ACTIVITY:
Return every line of the listing below so that it matches the original exactly.

DATA EXTRACTS:

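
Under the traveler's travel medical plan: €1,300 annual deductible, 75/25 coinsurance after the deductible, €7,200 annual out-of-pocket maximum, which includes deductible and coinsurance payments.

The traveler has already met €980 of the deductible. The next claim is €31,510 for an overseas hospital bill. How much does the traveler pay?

€6,220

Remaining deductible: €1,300 − €980 = €320.
The remaining €31,190 (= €31,510 − €320) moves to coinsurance.
Coinsurance: €31,190 × 25% = €7,797.50.
Traveler responsibility before any cap: €320 + €7,797.50 = €8,117.50.
Adding €8,117.50 to the €980 already spent would give €9,097.50, which exceeds the €7,200 cap; the traveler pays just €7,200 − €980 = €6,220.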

ANSWER BOX:
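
Under the traveler's travel medical plan: €1,300 annual deductible, 75/25 coinsurance after the deductible, €7,200 annual out-of-pocket maximum, which includes deductible and coinsurance payments.

The traveler has already met €980 of the deductible. The next claim is €31,510 for an overseas hospital bill. How much does the traveler pay?

€6,220

Remaining deductible: €1,300 − €980 = €320.
The remaining €31,190 (= €31,510 − €320) moves to coinsurance.
Coinsurance: €31,190 × 25% = €7,797.50.
Traveler responsibility before any cap: €320 + €7,797.50 = €8,117.50.
Adding €8,117.50 to the €980 already spent would give €9,097.50, which exceeds the €7,200 cap; the traveler pays just €7,200 − €980 = €6,220.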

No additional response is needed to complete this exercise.